Tell how many lines in the data below include the word "sentence". The answer is the number only.

Start of Source data

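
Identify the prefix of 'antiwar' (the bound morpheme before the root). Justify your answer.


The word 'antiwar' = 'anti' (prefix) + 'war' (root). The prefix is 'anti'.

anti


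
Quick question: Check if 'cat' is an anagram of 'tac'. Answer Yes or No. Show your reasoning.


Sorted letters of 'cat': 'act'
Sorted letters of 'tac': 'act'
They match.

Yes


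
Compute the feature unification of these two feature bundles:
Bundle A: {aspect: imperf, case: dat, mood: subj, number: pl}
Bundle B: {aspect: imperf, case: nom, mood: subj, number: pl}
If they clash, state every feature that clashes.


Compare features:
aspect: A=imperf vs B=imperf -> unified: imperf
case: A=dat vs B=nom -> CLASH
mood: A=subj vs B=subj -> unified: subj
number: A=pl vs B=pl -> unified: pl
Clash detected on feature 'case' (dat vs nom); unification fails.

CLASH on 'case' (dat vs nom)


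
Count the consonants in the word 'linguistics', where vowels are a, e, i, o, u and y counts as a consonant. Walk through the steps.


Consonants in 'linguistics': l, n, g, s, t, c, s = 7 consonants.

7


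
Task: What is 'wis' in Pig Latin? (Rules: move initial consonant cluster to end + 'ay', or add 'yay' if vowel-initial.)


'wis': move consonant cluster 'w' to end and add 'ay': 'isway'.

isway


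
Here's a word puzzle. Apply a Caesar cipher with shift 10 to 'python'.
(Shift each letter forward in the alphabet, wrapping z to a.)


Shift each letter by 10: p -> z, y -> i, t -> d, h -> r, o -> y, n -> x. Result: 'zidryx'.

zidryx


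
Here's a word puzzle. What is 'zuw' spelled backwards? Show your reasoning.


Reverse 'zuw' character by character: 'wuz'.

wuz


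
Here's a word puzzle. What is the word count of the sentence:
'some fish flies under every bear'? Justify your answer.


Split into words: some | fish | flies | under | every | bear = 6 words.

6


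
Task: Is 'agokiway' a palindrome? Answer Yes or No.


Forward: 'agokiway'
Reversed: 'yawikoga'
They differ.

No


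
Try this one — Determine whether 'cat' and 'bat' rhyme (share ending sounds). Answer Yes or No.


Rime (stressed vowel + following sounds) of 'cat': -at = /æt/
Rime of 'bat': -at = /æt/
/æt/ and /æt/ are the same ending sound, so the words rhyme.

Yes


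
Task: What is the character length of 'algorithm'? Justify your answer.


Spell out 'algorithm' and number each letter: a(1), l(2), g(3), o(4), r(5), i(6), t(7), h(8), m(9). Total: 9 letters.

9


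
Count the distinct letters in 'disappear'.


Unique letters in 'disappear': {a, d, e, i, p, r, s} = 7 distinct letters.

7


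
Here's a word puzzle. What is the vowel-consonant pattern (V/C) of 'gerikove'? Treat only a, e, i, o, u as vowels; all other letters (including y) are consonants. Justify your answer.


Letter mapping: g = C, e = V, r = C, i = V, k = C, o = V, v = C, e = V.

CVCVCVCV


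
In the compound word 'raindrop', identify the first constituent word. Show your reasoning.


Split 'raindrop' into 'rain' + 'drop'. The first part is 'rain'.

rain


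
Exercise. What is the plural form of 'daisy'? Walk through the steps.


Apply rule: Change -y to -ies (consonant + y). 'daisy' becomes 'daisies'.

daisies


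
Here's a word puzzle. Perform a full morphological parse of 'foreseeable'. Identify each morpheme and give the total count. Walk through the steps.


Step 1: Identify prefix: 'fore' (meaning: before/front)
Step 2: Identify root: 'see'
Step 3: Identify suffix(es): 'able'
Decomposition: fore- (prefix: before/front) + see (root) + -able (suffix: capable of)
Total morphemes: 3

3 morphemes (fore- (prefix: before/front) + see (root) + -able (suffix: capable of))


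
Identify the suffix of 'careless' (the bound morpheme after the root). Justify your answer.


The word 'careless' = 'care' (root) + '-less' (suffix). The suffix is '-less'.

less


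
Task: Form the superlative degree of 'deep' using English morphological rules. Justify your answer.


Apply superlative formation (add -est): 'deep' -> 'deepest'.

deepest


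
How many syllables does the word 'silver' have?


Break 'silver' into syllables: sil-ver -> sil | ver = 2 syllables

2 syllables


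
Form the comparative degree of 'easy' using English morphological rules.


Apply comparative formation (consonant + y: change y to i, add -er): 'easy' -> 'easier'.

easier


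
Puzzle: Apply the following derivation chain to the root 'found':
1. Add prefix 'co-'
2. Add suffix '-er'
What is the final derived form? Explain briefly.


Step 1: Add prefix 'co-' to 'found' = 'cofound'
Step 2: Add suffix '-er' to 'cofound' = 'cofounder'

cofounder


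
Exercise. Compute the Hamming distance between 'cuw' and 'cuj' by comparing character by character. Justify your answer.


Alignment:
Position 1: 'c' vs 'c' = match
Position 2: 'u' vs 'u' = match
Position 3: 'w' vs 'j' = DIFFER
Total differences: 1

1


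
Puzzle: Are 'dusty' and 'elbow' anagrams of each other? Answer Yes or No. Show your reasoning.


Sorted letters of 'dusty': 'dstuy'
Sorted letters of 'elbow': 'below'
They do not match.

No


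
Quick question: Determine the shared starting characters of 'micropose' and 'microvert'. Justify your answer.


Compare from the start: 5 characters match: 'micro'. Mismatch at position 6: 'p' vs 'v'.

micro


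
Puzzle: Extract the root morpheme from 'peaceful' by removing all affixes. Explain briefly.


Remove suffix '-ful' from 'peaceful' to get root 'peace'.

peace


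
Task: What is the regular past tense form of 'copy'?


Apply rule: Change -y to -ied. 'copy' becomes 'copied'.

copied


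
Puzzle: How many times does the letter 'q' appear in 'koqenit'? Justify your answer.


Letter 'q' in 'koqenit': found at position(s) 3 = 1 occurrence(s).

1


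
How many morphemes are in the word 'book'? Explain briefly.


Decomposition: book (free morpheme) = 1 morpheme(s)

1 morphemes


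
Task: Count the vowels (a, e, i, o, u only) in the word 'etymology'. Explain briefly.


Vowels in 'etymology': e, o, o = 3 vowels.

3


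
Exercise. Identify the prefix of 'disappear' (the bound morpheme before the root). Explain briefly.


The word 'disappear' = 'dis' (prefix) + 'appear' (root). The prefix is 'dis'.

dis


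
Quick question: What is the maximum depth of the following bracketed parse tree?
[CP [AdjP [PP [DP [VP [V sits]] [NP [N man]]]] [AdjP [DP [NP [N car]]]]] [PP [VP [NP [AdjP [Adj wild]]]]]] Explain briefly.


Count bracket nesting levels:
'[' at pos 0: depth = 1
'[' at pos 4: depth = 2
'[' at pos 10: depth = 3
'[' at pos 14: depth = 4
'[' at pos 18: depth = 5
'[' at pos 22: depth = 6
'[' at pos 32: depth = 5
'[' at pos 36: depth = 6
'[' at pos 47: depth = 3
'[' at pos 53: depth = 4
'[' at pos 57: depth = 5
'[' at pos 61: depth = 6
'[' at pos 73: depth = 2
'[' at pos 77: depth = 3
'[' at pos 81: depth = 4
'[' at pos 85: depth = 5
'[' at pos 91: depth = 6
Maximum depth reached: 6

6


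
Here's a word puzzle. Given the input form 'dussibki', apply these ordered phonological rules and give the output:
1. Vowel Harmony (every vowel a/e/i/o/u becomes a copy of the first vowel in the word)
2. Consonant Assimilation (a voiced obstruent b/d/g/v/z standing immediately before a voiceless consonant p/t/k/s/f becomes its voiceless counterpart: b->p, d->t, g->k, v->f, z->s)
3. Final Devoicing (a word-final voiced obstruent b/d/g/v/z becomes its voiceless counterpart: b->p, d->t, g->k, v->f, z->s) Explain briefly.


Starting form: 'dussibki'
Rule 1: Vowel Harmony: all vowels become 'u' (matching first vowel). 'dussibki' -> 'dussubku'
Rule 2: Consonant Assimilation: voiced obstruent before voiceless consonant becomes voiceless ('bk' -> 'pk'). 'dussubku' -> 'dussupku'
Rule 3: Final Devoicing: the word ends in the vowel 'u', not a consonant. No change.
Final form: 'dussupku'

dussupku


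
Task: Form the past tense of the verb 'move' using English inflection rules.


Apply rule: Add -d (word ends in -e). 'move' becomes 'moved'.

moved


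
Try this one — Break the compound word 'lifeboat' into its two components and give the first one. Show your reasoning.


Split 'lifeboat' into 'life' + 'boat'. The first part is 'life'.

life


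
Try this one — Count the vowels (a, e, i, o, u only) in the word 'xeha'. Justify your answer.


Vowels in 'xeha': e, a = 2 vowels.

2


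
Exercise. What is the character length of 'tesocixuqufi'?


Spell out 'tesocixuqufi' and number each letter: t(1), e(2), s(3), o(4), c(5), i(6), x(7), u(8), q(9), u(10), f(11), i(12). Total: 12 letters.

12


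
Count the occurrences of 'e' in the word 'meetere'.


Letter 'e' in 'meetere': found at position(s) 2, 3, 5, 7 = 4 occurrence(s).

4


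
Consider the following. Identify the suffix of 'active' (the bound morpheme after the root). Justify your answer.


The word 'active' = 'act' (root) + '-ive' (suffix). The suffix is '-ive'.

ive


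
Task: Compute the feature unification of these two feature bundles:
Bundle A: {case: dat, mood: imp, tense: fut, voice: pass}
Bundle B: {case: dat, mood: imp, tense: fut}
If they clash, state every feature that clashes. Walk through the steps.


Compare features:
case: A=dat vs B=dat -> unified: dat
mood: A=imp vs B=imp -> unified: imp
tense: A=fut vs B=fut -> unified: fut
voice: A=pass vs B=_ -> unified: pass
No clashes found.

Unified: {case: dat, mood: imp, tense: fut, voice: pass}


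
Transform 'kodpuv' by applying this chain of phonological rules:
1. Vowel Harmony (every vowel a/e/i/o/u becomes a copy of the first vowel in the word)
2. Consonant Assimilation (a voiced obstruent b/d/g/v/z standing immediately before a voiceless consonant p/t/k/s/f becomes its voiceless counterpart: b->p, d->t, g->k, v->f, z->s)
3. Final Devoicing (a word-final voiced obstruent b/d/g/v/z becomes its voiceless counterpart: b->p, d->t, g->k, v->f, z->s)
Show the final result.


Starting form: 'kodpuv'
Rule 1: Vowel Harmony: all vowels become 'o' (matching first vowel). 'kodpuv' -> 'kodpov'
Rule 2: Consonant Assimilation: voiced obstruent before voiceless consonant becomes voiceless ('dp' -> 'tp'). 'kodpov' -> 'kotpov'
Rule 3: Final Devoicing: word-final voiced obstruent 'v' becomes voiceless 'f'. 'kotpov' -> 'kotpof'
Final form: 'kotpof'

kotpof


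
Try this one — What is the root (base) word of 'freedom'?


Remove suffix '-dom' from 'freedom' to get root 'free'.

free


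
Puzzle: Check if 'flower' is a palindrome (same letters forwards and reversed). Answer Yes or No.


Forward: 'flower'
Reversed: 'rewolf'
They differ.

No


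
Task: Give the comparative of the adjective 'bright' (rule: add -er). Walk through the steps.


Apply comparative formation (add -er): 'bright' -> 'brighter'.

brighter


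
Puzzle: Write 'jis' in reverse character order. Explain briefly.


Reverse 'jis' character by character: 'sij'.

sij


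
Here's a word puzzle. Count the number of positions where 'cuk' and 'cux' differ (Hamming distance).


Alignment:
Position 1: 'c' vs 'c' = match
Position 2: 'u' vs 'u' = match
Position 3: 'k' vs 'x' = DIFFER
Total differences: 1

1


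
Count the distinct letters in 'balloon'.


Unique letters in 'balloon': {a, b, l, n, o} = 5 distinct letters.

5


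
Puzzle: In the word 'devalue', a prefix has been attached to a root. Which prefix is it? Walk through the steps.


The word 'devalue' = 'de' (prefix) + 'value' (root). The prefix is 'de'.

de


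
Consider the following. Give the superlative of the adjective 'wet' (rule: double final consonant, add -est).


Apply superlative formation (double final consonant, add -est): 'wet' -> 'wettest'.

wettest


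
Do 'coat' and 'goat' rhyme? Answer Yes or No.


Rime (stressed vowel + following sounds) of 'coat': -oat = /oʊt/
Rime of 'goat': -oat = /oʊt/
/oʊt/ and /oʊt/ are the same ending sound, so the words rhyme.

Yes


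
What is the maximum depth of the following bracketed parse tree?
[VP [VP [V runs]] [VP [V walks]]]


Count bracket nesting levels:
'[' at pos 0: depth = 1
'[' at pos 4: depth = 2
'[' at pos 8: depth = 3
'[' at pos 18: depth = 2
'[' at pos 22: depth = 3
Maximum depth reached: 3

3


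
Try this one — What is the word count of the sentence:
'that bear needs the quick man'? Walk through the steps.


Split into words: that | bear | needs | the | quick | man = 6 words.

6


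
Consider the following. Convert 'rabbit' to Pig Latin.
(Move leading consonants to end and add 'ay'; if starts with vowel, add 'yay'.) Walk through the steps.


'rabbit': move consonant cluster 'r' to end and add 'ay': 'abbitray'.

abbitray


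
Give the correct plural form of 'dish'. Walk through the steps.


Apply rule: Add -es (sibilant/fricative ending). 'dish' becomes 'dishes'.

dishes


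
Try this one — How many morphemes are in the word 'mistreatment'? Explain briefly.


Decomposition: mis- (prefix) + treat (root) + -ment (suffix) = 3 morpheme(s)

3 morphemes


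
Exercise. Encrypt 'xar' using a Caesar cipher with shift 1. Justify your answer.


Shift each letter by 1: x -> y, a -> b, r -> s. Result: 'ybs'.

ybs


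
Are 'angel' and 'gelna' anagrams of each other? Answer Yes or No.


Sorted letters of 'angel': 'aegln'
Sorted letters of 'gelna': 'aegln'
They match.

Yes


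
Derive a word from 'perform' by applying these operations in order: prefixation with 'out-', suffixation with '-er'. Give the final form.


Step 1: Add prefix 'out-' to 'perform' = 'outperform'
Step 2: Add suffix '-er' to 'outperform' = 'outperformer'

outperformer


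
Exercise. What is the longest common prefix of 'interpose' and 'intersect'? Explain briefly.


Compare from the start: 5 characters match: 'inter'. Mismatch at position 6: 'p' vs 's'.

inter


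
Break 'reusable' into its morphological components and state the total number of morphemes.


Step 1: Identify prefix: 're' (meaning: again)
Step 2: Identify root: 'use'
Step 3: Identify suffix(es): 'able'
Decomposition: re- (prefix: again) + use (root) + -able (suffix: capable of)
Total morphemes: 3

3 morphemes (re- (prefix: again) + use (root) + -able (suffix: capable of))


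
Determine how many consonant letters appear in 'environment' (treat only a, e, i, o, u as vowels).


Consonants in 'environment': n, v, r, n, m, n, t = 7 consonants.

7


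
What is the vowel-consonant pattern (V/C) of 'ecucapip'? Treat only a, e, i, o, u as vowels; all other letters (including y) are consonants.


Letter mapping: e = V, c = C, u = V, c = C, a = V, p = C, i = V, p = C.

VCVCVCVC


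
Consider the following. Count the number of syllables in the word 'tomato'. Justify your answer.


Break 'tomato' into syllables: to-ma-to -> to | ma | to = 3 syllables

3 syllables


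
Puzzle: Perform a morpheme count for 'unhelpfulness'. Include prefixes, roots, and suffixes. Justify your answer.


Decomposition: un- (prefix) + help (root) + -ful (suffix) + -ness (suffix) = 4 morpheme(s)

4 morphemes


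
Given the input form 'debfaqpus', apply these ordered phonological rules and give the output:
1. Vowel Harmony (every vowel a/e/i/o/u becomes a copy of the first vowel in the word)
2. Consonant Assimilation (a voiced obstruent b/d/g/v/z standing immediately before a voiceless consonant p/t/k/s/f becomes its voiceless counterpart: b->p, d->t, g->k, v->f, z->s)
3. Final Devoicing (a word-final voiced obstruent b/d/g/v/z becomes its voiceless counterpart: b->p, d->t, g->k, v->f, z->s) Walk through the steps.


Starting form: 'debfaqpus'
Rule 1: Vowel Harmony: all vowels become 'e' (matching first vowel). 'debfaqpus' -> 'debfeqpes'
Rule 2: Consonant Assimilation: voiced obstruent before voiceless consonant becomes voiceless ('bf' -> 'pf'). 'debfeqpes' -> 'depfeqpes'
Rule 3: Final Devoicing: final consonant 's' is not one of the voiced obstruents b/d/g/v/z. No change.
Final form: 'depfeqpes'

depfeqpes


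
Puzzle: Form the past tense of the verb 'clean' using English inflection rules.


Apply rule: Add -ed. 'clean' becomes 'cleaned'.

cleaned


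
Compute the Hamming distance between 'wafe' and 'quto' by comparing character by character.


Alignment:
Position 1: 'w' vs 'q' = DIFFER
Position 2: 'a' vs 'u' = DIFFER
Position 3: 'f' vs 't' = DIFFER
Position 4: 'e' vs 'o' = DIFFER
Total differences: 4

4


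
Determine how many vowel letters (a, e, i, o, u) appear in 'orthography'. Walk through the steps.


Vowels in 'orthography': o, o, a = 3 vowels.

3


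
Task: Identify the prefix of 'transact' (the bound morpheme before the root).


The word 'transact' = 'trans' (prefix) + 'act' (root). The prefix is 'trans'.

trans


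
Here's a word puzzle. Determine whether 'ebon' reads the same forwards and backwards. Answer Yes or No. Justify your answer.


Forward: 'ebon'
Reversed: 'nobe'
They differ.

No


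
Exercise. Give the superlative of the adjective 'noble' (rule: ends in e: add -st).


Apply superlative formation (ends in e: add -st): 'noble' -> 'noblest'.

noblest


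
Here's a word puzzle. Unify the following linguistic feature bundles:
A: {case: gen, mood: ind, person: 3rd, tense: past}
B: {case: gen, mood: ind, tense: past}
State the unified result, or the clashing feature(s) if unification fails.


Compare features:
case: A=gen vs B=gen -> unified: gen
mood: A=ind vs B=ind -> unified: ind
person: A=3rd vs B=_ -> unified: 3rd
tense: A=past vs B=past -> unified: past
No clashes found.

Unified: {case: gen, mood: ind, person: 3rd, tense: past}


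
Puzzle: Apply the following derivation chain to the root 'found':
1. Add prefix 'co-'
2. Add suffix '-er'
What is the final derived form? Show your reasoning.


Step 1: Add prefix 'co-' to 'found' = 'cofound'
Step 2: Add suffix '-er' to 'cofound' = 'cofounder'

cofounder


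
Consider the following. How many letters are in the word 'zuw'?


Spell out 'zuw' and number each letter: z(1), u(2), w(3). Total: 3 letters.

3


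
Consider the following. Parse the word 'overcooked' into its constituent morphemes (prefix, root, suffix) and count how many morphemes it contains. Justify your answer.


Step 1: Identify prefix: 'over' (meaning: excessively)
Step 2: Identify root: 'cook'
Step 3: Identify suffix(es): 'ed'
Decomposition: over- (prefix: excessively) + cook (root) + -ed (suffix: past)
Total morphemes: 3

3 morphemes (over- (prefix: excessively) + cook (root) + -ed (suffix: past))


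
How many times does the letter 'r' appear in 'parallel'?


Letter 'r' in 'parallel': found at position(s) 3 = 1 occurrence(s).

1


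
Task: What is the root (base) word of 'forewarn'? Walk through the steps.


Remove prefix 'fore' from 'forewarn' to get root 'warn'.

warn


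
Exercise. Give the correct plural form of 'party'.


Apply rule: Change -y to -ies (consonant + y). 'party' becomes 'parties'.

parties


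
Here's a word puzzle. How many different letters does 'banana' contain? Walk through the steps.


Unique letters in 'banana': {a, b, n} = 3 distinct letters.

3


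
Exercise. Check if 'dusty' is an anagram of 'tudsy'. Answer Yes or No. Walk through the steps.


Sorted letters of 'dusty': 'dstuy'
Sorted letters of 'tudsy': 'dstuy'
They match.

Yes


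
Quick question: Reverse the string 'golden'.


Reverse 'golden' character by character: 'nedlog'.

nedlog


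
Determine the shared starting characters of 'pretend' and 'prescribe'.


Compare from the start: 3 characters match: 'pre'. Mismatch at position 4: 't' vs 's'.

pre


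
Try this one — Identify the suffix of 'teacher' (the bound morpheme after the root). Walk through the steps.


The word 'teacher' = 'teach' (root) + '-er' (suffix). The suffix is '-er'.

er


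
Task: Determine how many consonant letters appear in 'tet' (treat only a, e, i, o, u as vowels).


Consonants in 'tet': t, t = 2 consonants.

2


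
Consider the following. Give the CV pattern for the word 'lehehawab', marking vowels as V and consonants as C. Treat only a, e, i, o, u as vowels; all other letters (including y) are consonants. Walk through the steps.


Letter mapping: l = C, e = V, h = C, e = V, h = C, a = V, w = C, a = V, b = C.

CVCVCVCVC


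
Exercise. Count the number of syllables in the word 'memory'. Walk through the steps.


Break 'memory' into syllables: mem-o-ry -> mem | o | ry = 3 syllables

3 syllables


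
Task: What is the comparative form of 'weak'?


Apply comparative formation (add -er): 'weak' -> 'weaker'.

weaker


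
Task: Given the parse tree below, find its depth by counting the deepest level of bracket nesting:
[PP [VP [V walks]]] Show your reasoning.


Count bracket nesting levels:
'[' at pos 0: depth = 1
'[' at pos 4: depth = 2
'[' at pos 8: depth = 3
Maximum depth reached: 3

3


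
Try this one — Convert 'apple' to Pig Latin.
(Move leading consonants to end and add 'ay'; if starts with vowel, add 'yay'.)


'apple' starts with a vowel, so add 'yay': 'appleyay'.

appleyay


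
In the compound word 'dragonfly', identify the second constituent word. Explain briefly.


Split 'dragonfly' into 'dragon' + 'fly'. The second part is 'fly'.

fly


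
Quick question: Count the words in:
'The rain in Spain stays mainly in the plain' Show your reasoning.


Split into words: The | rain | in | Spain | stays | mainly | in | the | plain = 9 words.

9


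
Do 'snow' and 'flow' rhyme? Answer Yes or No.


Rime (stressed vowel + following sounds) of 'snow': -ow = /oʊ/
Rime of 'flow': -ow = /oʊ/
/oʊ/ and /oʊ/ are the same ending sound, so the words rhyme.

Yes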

End of Source data

Result
2